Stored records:

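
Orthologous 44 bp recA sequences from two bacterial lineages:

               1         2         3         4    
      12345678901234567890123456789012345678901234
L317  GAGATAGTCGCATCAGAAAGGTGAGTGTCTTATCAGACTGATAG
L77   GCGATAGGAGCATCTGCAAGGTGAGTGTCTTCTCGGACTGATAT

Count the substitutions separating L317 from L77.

8

The sequences differ at positions 2 (A/C), 8 (T/G), 9 (C/A), 15 (A/T), 17 (A/C), 32 (A/C), 35 (A/G), 44 (G/T).
That gives 8 mismatches out of 44 aligned sites, so the Hamming distance is 8.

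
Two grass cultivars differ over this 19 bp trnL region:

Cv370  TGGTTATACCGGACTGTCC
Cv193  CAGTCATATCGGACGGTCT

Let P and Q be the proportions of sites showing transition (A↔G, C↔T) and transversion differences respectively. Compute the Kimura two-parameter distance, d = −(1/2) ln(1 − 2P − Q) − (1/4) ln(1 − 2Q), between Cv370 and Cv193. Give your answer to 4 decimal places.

0.4603

The sequences differ at positions 1 (T/C, transition), 2 (G/A, transition), 5 (T/C, transition), 9 (C/T, transition), 15 (T/G, transversion), 19 (C/T, transition).
Of the 6 differences, 5 transitions and 1 transversion over 19 sites: P = 5/19 = 0.263158, Q = 1/19 = 0.052632.
d = −0.5·ln(0.421052) − 0.25·ln(0.894736) = −0.5·(-0.864999) − 0.25·(-0.111227) = 0.4603.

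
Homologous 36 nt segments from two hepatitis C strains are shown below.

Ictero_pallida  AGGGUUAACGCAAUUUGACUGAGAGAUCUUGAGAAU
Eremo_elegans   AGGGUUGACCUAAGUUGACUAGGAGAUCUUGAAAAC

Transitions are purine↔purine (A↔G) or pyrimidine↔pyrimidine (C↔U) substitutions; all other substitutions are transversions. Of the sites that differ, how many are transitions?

6

Differing sites — 7:A/G (Ti); 10:G/C (Tv); 11:C/U (Ti); 14:U/G (Tv); 21:G/A (Ti); 22:A/G (Ti); 33:G/A (Ti); 36:U/C (Ti).
Of the 8 differences, 6 transitions and 2 transversions, so the answer is 6.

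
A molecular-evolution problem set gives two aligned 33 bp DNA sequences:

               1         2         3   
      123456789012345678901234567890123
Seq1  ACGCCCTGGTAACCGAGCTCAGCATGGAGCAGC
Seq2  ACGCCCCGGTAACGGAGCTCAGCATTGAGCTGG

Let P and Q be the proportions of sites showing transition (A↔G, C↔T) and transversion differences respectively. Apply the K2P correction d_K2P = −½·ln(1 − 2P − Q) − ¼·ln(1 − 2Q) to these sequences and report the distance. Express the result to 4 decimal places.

The sequences differ at positions 7 (T/C, transition), 14 (C/G, transversion), 26 (G/T, transversion), 31 (A/T, transversion), 33 (C/G, transversion).
Of the 5 differences, 1 transition and 4 transversions over 33 sites: P = 1/33 = 0.030303, Q = 4/33 = 0.121212.
d = −0.5·ln(0.818182) − 0.25·ln(0.757576) = −0.5·(-0.200670) − 0.25·(-0.277631) = 0.1697.

0.1697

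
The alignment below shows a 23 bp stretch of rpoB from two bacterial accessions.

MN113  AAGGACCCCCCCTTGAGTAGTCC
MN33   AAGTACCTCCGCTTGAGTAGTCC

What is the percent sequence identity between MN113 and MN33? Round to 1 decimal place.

The sequences differ at positions 4 (G/T), 8 (C/T), 11 (C/G).
20 of the 23 sites match, so the percent identity is 20/23 × 100 = 87.0%.

87.0%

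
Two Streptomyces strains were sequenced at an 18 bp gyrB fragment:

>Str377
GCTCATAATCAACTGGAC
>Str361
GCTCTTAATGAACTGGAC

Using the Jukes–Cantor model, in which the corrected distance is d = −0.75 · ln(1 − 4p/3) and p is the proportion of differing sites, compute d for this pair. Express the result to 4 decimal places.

Differing sites — 5:A/T; 10:C/G.
p = 2/18 = 0.111111.
d = −0.75 · ln(1 − (4/3)·0.111111) = −0.75 · ln(0.851852) = −0.75 · (-0.160342) = 0.1203.

0.1203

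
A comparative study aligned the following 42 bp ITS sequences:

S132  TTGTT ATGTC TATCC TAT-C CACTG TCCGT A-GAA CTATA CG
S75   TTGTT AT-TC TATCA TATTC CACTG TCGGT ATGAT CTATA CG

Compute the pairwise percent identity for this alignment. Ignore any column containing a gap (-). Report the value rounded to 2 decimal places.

Excluding the 3 gap columns leaves 39 comparable sites.
Mismatches occur at site 15 (C↔A), site 28 (C↔G), site 35 (A↔T).
36 of the 39 comparable sites match, so the percent identity is 36/39 × 100 = 92.31%.

92.31%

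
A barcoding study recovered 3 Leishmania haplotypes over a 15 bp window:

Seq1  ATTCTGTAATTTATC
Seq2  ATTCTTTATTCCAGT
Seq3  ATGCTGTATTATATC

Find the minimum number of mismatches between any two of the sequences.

Pairwise Hamming distances:
  Seq1 vs Seq2: 6
  Seq1 vs Seq3: 3
  Seq2 vs Seq3: 6
The smallest is 3, between Seq1 and Seq3.

3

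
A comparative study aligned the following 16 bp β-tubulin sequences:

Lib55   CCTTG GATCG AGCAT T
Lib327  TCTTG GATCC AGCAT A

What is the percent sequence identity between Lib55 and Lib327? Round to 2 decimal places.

81.25%

Differing sites — 1:C/T; 10:G/C; 16:T/A.
13 of the 16 sites match, so the percent identity is 13/16 × 100 = 81.25%.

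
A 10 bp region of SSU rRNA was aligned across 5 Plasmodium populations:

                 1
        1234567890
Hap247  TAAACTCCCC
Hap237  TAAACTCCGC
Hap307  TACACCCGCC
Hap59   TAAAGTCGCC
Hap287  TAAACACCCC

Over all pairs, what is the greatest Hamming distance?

Pairwise Hamming distances:
  Hap247 vs Hap237: 1
  Hap247 vs Hap307: 3
  Hap247 vs Hap59: 2
  Hap247 vs Hap287: 1
  Hap237 vs Hap307: 4
  Hap237 vs Hap59: 3
  Hap237 vs Hap287: 2
  Hap307 vs Hap59: 3
  Hap307 vs Hap287: 3
  Hap59 vs Hap287: 3
The largest is 4, between Hap237 and Hap307.

4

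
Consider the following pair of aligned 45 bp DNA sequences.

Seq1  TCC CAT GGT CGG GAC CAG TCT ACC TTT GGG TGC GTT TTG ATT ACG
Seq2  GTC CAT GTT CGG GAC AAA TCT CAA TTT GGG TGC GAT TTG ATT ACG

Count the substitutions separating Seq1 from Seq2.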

■ Task item ■
Note each line above that holds "region", then copy all of them.

■ Exercise result ■
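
Two grass cultivars differ over this 19 bp trnL region:
A 10 bp region of SSU rRNA was aligned across 5 Plasmodium populations: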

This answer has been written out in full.